THE PROBLEM |
Given the records below, transcribe each of them exactly.

[Stored items]

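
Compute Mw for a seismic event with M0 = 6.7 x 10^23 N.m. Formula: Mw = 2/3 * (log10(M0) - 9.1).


log10(M0) = log10(6.7 x 10^23) = 23.8261
Mw = 2/3 * (23.8261 - 9.1)
= 2/3 * 14.7261
= 9.82

9.82


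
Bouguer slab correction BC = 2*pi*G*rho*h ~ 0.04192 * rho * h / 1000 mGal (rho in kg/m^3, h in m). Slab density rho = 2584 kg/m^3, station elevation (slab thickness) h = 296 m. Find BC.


BC = 0.04192 * rho * h / 1000
= 0.04192 * 2584 * 296 / 1000
= 32.0631 mGal

32.0631


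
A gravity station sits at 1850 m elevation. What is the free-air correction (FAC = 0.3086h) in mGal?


FAC = 0.3086 * h
= 0.3086 * 1850
= 570.91 mGal

570.91


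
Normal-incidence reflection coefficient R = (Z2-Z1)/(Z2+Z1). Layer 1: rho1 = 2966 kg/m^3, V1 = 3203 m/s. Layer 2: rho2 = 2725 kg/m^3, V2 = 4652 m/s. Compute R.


Z1 = 2966 * 3203 = 9500098
Z2 = 2725 * 4652 = 12676700
R = (12676700 - 9500098) / (12676700 + 9500098) = 3176602 / 22176798 = 0.1432

0.1432


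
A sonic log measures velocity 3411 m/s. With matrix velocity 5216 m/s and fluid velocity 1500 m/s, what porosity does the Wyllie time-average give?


1/V - 1/Vm = 1/3411 - 1/5216 = 0.00010145
1/Vf - 1/Vm = 1/1500 - 1/5216 = 0.00047495
phi = 0.00010145 / 0.00047495 = 0.2136

0.2136


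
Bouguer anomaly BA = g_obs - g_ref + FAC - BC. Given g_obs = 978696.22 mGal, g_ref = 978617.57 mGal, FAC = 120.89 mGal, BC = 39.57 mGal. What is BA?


BA = g_obs - g_ref + FAC - BC
= 978696.22 - 978617.57 + 120.89 - 39.57
= 159.97 mGal

159.97


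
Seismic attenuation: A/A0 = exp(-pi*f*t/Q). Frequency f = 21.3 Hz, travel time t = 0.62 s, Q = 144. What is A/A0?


pi*f*t/Q = pi*21.3*0.62/144 = 0.28811
A/A0 = exp(-0.28811) = 0.749679

0.749679


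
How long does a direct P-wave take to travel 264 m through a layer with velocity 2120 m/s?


t = x / V
= 264 / 2120
= 0.1245 s

0.1245


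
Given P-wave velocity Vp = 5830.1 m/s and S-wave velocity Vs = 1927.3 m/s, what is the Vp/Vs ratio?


Vp/Vs = 5830.1 / 1927.3
= 3.025

3.025


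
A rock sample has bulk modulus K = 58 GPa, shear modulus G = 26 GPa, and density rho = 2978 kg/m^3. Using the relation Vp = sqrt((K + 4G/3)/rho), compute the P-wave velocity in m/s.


First compute the effective modulus:
K + 4G/3 = 58e9 + 4*26e9/3 = 92666666666.67 Pa
Then divide by density:
92666666666.67 / 2978 = 31117080.8149 Pa/(kg/m^3)
Take the square root:
Vp = sqrt(31117080.8149) = 5578.27 m/s

5578.27


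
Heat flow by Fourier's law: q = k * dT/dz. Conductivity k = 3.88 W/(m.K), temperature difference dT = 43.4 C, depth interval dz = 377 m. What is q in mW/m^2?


q = k * dT / dz * 1000
= 3.88 * 43.4 / 377 * 1000
= 0.446663 * 1000
= 446.6631 mW/m^2

446.6631


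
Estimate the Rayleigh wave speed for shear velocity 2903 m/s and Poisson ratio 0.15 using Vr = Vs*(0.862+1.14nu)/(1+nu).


Numerator factor = 0.862 + 1.14*0.15 = 1.033
Denominator = 1 + 0.15 = 1.15
Vr = 2903 * 1.033 / 1.15 = 2607.65 m/s

2607.65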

TASK OUTPUT |
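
Compute Mw for a seismic event with M0 = 6.7 x 10^23 N.m. Formula: Mw = 2/3 * (log10(M0) - 9.1).


log10(M0) = log10(6.7 x 10^23) = 23.8261
Mw = 2/3 * (23.8261 - 9.1)
= 2/3 * 14.7261
= 9.82

9.82


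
Bouguer slab correction BC = 2*pi*G*rho*h ~ 0.04192 * rho * h / 1000 mGal (rho in kg/m^3, h in m). Slab density rho = 2584 kg/m^3, station elevation (slab thickness) h = 296 m. Find BC.


BC = 0.04192 * rho * h / 1000
= 0.04192 * 2584 * 296 / 1000
= 32.0631 mGal

32.0631


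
A gravity station sits at 1850 m elevation. What is the free-air correction (FAC = 0.3086h) in mGal?


FAC = 0.3086 * h
= 0.3086 * 1850
= 570.91 mGal

570.91


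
Normal-incidence reflection coefficient R = (Z2-Z1)/(Z2+Z1). Layer 1: rho1 = 2966 kg/m^3, V1 = 3203 m/s. Layer 2: rho2 = 2725 kg/m^3, V2 = 4652 m/s. Compute R.


Z1 = 2966 * 3203 = 9500098
Z2 = 2725 * 4652 = 12676700
R = (12676700 - 9500098) / (12676700 + 9500098) = 3176602 / 22176798 = 0.1432

0.1432


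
A sonic log measures velocity 3411 m/s. With matrix velocity 5216 m/s and fluid velocity 1500 m/s, what porosity does the Wyllie time-average give?


1/V - 1/Vm = 1/3411 - 1/5216 = 0.00010145
1/Vf - 1/Vm = 1/1500 - 1/5216 = 0.00047495
phi = 0.00010145 / 0.00047495 = 0.2136

0.2136


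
Bouguer anomaly BA = g_obs - g_ref + FAC - BC. Given g_obs = 978696.22 mGal, g_ref = 978617.57 mGal, FAC = 120.89 mGal, BC = 39.57 mGal. What is BA?


BA = g_obs - g_ref + FAC - BC
= 978696.22 - 978617.57 + 120.89 - 39.57
= 159.97 mGal

159.97


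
Seismic attenuation: A/A0 = exp(-pi*f*t/Q). Frequency f = 21.3 Hz, travel time t = 0.62 s, Q = 144. What is A/A0?


pi*f*t/Q = pi*21.3*0.62/144 = 0.28811
A/A0 = exp(-0.28811) = 0.749679

0.749679


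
How long does a direct P-wave take to travel 264 m through a layer with velocity 2120 m/s?


t = x / V
= 264 / 2120
= 0.1245 s

0.1245


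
Given P-wave velocity Vp = 5830.1 m/s and S-wave velocity Vs = 1927.3 m/s, what is the Vp/Vs ratio?


Vp/Vs = 5830.1 / 1927.3
= 3.025

3.025


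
A rock sample has bulk modulus K = 58 GPa, shear modulus G = 26 GPa, and density rho = 2978 kg/m^3. Using the relation Vp = sqrt((K + 4G/3)/rho), compute the P-wave velocity in m/s.


First compute the effective modulus:
K + 4G/3 = 58e9 + 4*26e9/3 = 92666666666.67 Pa
Then divide by density:
92666666666.67 / 2978 = 31117080.8149 Pa/(kg/m^3)
Take the square root:
Vp = sqrt(31117080.8149) = 5578.27 m/s

5578.27


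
Heat flow by Fourier's law: q = k * dT/dz. Conductivity k = 3.88 W/(m.K), temperature difference dT = 43.4 C, depth interval dz = 377 m. What is q in mW/m^2?


q = k * dT / dz * 1000
= 3.88 * 43.4 / 377 * 1000
= 0.446663 * 1000
= 446.6631 mW/m^2

446.6631


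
Estimate the Rayleigh wave speed for shear velocity 2903 m/s and Poisson ratio 0.15 using Vr = Vs*(0.862+1.14nu)/(1+nu).


Numerator factor = 0.862 + 1.14*0.15 = 1.033
Denominator = 1 + 0.15 = 1.15
Vr = 2903 * 1.033 / 1.15 = 2607.65 m/s

2607.65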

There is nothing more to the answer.